> **EXERCISE DESCRIPTION**
Print the lines that run from the line with "Consider the subset-sum" to the line with "Consider the following", keeping both end lines, exactly as they appear in the entries below, and nothing else.

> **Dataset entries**
++++++
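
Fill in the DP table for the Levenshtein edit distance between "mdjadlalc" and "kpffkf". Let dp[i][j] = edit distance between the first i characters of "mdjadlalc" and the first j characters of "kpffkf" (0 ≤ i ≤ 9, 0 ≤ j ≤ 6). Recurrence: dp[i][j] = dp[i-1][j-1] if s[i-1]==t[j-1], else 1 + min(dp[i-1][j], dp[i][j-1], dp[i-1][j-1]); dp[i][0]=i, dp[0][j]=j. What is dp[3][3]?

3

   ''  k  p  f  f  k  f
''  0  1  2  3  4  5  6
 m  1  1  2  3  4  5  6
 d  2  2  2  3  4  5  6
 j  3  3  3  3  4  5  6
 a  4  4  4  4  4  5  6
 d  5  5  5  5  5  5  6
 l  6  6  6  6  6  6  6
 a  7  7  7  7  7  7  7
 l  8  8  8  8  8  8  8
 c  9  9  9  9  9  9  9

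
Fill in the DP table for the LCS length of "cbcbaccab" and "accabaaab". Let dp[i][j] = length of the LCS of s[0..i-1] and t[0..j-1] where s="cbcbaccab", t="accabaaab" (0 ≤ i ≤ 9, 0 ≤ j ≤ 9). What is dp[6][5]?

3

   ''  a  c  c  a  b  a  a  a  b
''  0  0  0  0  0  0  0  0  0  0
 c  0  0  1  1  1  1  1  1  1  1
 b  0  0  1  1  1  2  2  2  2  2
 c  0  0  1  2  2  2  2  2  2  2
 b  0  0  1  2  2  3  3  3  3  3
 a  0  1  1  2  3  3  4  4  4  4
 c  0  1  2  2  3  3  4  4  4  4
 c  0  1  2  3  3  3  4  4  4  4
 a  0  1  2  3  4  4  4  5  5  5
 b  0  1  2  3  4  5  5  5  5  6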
++++++
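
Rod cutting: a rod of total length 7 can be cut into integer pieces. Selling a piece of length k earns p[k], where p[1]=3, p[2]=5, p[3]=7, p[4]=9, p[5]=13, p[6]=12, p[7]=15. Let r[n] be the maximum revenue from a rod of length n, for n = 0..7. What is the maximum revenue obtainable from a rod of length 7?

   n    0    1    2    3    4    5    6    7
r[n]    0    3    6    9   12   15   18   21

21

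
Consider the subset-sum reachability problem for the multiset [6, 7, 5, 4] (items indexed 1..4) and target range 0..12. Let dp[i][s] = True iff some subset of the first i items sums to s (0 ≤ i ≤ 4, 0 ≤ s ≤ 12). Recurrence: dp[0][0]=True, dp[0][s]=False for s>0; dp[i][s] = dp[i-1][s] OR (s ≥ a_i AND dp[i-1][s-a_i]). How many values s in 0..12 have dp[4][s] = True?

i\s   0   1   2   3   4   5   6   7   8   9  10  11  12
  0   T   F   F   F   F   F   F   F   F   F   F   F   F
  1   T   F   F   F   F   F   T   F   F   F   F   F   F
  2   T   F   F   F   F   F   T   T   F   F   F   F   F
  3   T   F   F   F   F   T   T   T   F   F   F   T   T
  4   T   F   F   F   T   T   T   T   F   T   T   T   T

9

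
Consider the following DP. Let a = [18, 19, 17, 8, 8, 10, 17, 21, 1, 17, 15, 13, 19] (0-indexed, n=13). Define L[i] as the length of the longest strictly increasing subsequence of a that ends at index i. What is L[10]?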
++++++
> **ANSWER FOR THIS EXERCISE**
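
Consider the subset-sum reachability problem for the multiset [6, 7, 5, 4] (items indexed 1..4) and target range 0..12. Let dp[i][s] = True iff some subset of the first i items sums to s (0 ≤ i ≤ 4, 0 ≤ s ≤ 12). Recurrence: dp[0][0]=True, dp[0][s]=False for s>0; dp[i][s] = dp[i-1][s] OR (s ≥ a_i AND dp[i-1][s-a_i]). How many values s in 0..12 have dp[4][s] = True?

i\s   0   1   2   3   4   5   6   7   8   9  10  11  12
  0   T   F   F   F   F   F   F   F   F   F   F   F   F
  1   T   F   F   F   F   F   T   F   F   F   F   F   F
  2   T   F   F   F   F   F   T   T   F   F   F   F   F
  3   T   F   F   F   F   T   T   T   F   F   F   T   T
  4   T   F   F   F   T   T   T   T   F   T   T   T   T

9

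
Consider the following DP. Let a = [18, 19, 17, 8, 8, 10, 17, 21, 1, 17, 15, 13, 19] (0-indexed, n=13). Define L[i] as the length of the longest strictly increasing subsequence of a that ends at index i. What is L[10]?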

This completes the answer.